EXTRACTED RECORDS Start Marker

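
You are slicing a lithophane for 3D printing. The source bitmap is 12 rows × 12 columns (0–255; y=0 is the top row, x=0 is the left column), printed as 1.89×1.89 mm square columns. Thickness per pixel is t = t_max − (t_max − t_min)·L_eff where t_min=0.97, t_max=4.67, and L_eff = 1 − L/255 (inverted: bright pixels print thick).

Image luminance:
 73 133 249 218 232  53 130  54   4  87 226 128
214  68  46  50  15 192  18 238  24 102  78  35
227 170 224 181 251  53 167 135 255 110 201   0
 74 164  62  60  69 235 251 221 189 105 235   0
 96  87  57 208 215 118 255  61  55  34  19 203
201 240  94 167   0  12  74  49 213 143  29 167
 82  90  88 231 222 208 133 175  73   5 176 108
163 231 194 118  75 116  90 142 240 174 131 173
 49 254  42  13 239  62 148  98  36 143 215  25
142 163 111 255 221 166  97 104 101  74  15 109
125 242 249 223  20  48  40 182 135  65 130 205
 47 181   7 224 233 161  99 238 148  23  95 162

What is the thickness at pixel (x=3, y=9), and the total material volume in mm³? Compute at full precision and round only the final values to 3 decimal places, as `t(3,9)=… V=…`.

span = t_max - t_min = 4.67 - 0.97 = 3.700
L(3,9) = 255, L_eff = 1 - 255/255 = 0.000000 (inverted)
t(3,9) = 4.67 - 3.700·0.000000 = 4.670
Σt over all 12·12 pixels = 349423/850 ≈ 411.0858824
V = pitch²·Σt = 1.89²·349423/850 = 1468.440

t(3,9)=4.670 V=1468.440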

EXTRACTED RECORDS End Marker

_WHAT YOU HAVE TO DO_
Top to bottom, the records above must be output exactly.

_TASK OUTPUT_
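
You are slicing a lithophane for 3D printing. The source bitmap is 12 rows × 12 columns (0–255; y=0 is the top row, x=0 is the left column), printed as 1.89×1.89 mm square columns. Thickness per pixel is t = t_max − (t_max − t_min)·L_eff where t_min=0.97, t_max=4.67, and L_eff = 1 − L/255 (inverted: bright pixels print thick).

Image luminance:
 73 133 249 218 232  53 130  54   4  87 226 128
214  68  46  50  15 192  18 238  24 102  78  35
227 170 224 181 251  53 167 135 255 110 201   0
 74 164  62  60  69 235 251 221 189 105 235   0
 96  87  57 208 215 118 255  61  55  34  19 203
201 240  94 167   0  12  74  49 213 143  29 167
 82  90  88 231 222 208 133 175  73   5 176 108
163 231 194 118  75 116  90 142 240 174 131 173
 49 254  42  13 239  62 148  98  36 143 215  25
142 163 111 255 221 166  97 104 101  74  15 109
125 242 249 223  20  48  40 182 135  65 130 205
 47 181   7 224 233 161  99 238 148  23  95 162

What is the thickness at pixel (x=3, y=9), and the total material volume in mm³? Compute at full precision and round only the final values to 3 decimal places, as `t(3,9)=… V=…`.

span = t_max - t_min = 4.67 - 0.97 = 3.700
L(3,9) = 255, L_eff = 1 - 255/255 = 0.000000 (inverted)
t(3,9) = 4.67 - 3.700·0.000000 = 4.670
Σt over all 12·12 pixels = 349423/850 ≈ 411.0858824
V = pitch²·Σt = 1.89²·349423/850 = 1468.440

t(3,9)=4.670 V=1468.440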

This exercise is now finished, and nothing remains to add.